**Description of the task:** From the entries that follow, copy exactly the lines beginning at the line holding "d/dy [-2/(-2*y^2 - 3*y" and continuing through the line holding "d/dv [v^3 - 2*v^2".

**Data for review:**
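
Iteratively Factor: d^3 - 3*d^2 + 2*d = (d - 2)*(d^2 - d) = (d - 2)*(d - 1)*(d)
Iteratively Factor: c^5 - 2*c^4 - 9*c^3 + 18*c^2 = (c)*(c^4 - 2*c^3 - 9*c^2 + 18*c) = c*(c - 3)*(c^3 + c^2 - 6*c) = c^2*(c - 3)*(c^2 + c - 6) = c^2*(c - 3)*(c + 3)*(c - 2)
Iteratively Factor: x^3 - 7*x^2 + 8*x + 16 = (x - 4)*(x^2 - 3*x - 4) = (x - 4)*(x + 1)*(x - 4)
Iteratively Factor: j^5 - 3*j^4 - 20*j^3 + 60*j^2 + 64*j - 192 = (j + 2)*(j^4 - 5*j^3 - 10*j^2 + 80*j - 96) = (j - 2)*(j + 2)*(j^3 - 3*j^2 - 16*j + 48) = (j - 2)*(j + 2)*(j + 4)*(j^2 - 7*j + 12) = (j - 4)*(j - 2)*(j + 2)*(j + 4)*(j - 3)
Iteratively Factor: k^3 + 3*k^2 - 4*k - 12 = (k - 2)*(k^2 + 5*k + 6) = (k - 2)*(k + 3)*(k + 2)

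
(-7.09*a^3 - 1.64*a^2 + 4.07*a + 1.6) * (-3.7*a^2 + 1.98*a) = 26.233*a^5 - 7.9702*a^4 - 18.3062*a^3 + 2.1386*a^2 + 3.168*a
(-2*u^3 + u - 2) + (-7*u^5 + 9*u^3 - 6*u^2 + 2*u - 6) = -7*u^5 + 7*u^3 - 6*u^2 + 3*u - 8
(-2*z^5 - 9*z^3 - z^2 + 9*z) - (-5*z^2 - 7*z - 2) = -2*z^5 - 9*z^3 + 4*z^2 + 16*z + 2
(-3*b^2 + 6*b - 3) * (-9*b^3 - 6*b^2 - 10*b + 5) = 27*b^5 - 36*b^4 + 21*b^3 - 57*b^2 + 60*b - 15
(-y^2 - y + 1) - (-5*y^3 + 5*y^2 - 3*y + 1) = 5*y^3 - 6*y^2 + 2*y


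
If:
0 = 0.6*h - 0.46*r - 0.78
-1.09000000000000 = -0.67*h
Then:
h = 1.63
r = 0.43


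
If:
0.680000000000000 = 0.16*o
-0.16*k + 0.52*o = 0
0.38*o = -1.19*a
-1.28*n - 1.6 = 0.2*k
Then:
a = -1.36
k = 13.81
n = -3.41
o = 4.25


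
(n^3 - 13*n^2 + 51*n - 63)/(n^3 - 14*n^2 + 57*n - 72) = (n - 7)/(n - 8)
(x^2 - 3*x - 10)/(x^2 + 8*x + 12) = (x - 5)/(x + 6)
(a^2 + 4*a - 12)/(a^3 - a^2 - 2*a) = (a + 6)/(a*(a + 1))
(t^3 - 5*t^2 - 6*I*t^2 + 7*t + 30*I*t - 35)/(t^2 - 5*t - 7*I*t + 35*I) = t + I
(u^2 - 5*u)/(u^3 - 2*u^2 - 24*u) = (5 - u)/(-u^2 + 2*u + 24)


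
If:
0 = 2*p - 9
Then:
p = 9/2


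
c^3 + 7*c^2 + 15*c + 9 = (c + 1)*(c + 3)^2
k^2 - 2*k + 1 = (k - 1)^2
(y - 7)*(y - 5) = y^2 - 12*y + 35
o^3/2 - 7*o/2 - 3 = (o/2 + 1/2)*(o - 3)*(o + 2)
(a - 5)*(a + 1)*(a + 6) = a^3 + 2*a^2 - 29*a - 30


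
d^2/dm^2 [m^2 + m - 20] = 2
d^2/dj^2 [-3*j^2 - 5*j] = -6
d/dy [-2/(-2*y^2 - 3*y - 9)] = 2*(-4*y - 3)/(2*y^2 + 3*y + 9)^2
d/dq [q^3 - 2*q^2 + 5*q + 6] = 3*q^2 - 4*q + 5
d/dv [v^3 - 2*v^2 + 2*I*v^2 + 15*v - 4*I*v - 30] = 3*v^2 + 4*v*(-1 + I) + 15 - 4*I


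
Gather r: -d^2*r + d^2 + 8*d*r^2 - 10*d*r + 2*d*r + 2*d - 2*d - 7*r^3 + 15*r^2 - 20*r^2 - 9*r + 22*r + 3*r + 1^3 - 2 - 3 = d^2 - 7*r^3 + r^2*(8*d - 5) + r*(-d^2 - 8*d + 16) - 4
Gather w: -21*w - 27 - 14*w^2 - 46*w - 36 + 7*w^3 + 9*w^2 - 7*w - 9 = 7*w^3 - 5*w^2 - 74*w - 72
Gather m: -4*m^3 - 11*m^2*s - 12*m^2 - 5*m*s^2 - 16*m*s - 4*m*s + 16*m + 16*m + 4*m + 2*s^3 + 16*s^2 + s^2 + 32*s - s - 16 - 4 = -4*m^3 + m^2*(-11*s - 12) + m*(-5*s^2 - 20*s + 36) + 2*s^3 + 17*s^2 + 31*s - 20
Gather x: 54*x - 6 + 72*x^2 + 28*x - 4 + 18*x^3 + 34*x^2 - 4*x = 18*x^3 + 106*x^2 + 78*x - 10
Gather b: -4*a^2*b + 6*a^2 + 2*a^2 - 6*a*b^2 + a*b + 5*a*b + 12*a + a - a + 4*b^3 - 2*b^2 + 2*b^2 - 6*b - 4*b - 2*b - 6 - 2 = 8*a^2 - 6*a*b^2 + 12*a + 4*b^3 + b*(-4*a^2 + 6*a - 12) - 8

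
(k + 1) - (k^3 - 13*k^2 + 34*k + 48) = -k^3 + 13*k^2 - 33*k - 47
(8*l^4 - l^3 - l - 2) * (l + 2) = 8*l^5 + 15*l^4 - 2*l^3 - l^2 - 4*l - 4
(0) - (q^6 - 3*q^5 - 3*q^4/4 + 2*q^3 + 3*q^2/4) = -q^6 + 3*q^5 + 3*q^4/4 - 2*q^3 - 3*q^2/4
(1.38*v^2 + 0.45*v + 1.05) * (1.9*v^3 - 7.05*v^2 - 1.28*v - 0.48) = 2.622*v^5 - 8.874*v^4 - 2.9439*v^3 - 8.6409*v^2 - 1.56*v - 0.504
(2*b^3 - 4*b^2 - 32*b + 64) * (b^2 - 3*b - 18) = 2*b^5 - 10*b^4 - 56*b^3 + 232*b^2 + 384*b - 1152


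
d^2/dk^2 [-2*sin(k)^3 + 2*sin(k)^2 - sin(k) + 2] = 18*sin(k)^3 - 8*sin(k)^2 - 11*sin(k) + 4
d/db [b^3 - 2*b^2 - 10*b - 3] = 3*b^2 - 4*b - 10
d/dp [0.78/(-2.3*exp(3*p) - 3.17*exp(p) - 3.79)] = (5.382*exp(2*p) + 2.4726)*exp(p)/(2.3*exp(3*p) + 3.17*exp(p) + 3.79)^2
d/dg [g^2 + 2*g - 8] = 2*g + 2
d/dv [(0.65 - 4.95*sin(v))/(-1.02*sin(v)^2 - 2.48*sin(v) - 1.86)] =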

**Reply to the task:**
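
d/dy [-2/(-2*y^2 - 3*y - 9)] = 2*(-4*y - 3)/(2*y^2 + 3*y + 9)^2
d/dq [q^3 - 2*q^2 + 5*q + 6] = 3*q^2 - 4*q + 5
d/dv [v^3 - 2*v^2 + 2*I*v^2 + 15*v - 4*I*v - 30] = 3*v^2 + 4*v*(-1 + I) + 15 - 4*I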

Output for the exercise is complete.